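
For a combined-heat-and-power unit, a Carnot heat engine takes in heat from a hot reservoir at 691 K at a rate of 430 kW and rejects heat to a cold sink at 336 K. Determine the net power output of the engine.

Carnot efficiency: η = 1 − T_C/T_H = 1 − 336.00/691.00 = 0.5137.
W = η·Q_H = 0.5137 × 430 = 221 kW.

Ẇ ≈ 221 kW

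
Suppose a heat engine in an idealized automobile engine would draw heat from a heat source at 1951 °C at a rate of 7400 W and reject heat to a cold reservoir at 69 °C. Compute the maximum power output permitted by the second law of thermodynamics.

T_H = 1951 °C → 1951 + 273.15 = 2224.15 K.
T_C = 69 °C → 69 + 273.15 = 342.15 K.
The upper bound on efficiency is η_max = 1 − T_C/T_H = 1 − 342.15/2224.15 = 0.8462.
W_max = η_max · Q_H = 0.8462 × 7400 = 6260 W.

Ẇ_max ≈ 6260 W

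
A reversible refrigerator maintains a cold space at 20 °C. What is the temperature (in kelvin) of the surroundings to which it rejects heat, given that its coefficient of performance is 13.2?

T_C = 20 °C → 20 + 273.15 = 293.15 K.
COP_R = T_C/(T_H − T_C) ⇒ T_H = T_C·(1 + 1/COP_R) = 293.15 × (1 + 1/13.2) = 315.4 K.

T_H ≈ 315.4 K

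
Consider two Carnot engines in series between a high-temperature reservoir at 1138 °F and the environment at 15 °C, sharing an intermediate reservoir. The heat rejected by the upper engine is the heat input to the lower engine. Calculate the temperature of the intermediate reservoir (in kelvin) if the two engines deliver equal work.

T_H = 1138 °F → (1138 − 32) × 5/9 = 614.44 °C = 887.59 K.
T_C = 15 °C → 15 + 273.15 = 288.15 K.
For reversible stages Q_m = Q_H·(T_m/T_H). Setting W₁ = Q_H(1 − T_m/T_H) equal to W₂ = Q_m(1 − T_C/T_m) = Q_H·(T_m − T_C)/T_H gives T_H − T_m = T_m − T_C, so T_m = (T_H + T_C)/2 = (887.59 + 288.15)/2 = 588 K.

T_m ≈ 588 K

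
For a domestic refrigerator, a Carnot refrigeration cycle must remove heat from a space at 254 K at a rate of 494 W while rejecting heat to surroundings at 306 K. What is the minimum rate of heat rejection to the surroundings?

For a reversible cycle Q_H/Q_C = T_H/T_C, so Q_H = Q_C·T_H/T_C = 494 × 306.00/254.00 = 595 W.

Q̇_H ≈ 595 W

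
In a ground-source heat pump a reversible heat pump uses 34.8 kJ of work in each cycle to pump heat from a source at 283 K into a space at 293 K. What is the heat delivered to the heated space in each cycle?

Q_H ≈ 1020 kJ

For a reversible heat pump, COP_HP = T_H/(T_H − T_C) = 293.00/10.00 = 29.3000.
Q_H = COP_HP · W = 29.3000 × 34.8 = 1020 kJ.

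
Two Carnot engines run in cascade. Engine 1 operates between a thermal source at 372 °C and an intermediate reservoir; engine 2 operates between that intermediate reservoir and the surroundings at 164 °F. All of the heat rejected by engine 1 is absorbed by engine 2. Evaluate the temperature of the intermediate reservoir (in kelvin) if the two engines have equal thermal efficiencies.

T_H = 372 °C → 372 + 273.15 = 645.15 K.
T_C = 164 °F → (164 − 32) × 5/9 = 73.33 °C = 346.48 K.
Equal efficiencies require 1 − T_m/T_H = 1 − T_C/T_m, i.e. T_m/T_H = T_C/T_m, so T_m = √(T_H·T_C) = √(645.15 × 346.48) = 473 K.

T_m ≈ 473 K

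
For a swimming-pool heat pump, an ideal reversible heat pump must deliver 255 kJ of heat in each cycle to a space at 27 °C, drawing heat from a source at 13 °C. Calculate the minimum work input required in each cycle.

T_H = 27 °C → 27 + 273.15 = 300.15 K.
T_C = 13 °C → 13 + 273.15 = 286.15 K.
The Carnot heat-pump COP is COP_HP = T_H/(T_H − T_C) = 300.15/14.00 = 21.4393.
W = Q_H/COP_HP = 255/21.4393 = 11.9 kJ.

W_in ≈ 11.9 kJ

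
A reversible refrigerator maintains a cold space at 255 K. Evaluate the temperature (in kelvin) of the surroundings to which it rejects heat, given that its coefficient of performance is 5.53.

T_H ≈ 301 K

COP_R = T_C/(T_H − T_C) ⇒ T_H = T_C·(1 + 1/COP_R) = 255.00 × (1 + 1/5.53) = 301 K.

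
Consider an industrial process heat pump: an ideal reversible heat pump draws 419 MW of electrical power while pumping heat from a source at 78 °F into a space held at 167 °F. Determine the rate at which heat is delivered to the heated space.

T_H = 167 °F → (167 − 32) × 5/9 = 75.00 °C = 348.15 K.
T_C = 78 °F → (78 − 32) × 5/9 = 25.56 °C = 298.71 K.
COP_HP = T_H/(T_H − T_C) = 348.15/49.44 = 7.0412.
Q_H = COP_HP · W = 7.0412 × 419 = 2950 MW.

Q̇_H ≈ 2950 MW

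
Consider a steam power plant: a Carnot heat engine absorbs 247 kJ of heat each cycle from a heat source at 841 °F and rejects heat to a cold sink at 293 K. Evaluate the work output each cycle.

W ≈ 147 kJ

T_H = 841 °F → (841 − 32) × 5/9 = 449.44 °C = 722.59 K.
Since the cycle is reversible, η = 1 − T_C/T_H = 1 − 293.00/722.59 = 0.5945.
W = η·Q_H = 0.5945 × 247 = 147 kJ.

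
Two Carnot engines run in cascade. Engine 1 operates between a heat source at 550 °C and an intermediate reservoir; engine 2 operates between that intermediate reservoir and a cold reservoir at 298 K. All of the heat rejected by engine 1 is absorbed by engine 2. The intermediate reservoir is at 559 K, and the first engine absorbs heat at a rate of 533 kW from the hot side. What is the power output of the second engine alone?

Ẇ₂ ≈ 169.0 kW

T_H = 550 °C → 550 + 273.15 = 823.15 K.
Heat entering the second stage: Q_m = Q_H·(T_m/T_H) = 533 × 559.00/823.15 = 362.0 kW.
Second-stage efficiency η₂ = 1 − T_C/T_m = 1 − 298.00/559.00 = 0.4669, so W₂ = η₂·Q_m = 169.0 kW.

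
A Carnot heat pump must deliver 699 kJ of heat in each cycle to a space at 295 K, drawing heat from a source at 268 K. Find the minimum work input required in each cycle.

For a reversible heat pump, COP_HP = T_H/(T_H − T_C) = 295.00/27.00 = 10.9259.
W = Q_H/COP_HP = 699/10.9259 = 64.0 kJ.

W_in ≈ 64.0 kJ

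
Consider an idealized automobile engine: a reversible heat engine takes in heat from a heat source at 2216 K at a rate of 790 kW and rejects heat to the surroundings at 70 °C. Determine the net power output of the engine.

Ẇ ≈ 667.7 kW

T_C = 70 °C → 70 + 273.15 = 343.15 K.
η_rev = 1 − T_C/T_H = 1 − 343.15/2216.00 = 0.8451.
W = η·Q_H = 0.8451 × 790 = 667.7 kW.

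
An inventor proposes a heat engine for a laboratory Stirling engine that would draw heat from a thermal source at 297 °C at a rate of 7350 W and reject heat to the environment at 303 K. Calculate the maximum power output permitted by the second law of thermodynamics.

T_H = 297 °C → 297 + 273.15 = 570.15 K.
No engine can exceed the Carnot limit: η_max = 1 − T_C/T_H = 1 − 303.00/570.15 = 0.4686.
W_max = η_max · Q_H = 0.4686 × 7350 = 3440 W.

Ẇ_max ≈ 3440 W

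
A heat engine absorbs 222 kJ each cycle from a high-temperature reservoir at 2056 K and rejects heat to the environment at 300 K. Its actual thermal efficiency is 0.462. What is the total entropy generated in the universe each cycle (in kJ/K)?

ΔS_univ ≈ 0.2901 kJ/K

W = η·Q_H = 0.462 × 222 = 102.6 kJ, so Q_C = Q_H − W = 119.4 kJ.
Reservoir entropy changes: ΔS_H = −Q_H/T_H = −222/2056.00 = -0.1080 kJ/K and ΔS_C = +Q_C/T_C = 119.4/300.00 = 0.3981 kJ/K.
ΔS_univ = −Q_H/T_H + Q_C/T_C = 0.2901 kJ/K (> 0, since η = 0.462 < η_Carnot = 0.854).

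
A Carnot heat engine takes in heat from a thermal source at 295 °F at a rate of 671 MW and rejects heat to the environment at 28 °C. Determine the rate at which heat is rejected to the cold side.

T_H = 295 °F → (295 − 32) × 5/9 = 146.11 °C = 419.26 K.
T_C = 28 °C → 28 + 273.15 = 301.15 K.
For a reversible engine, η = 1 − T_C/T_H = 1 − 301.15/419.26 = 0.2817.
For a reversible cycle Q_C/Q_H = T_C/T_H, so Q_C = 671 × 301.15/419.26 = 482 MW.

Q̇_C ≈ 482 MW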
◆ ◆ ◆ ◆
» DIRECTIONS: Exactly the lines from the one containing "A Carnot heat engine takes in heat from a thermal" to the final line of the entries must be restated, and no others.

» RESULT:
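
A Carnot heat engine takes in heat from a thermal source at 295 °F at a rate of 671 MW and rejects heat to the environment at 28 °C. Determine the rate at which heat is rejected to the cold side.

T_H = 295 °F → (295 − 32) × 5/9 = 146.11 °C = 419.26 K.
T_C = 28 °C → 28 + 273.15 = 301.15 K.
For a reversible engine, η = 1 − T_C/T_H = 1 − 301.15/419.26 = 0.2817.
For a reversible cycle Q_C/Q_H = T_C/T_H, so Q_C = 671 × 301.15/419.26 = 482 MW.

Q̇_C ≈ 482 MW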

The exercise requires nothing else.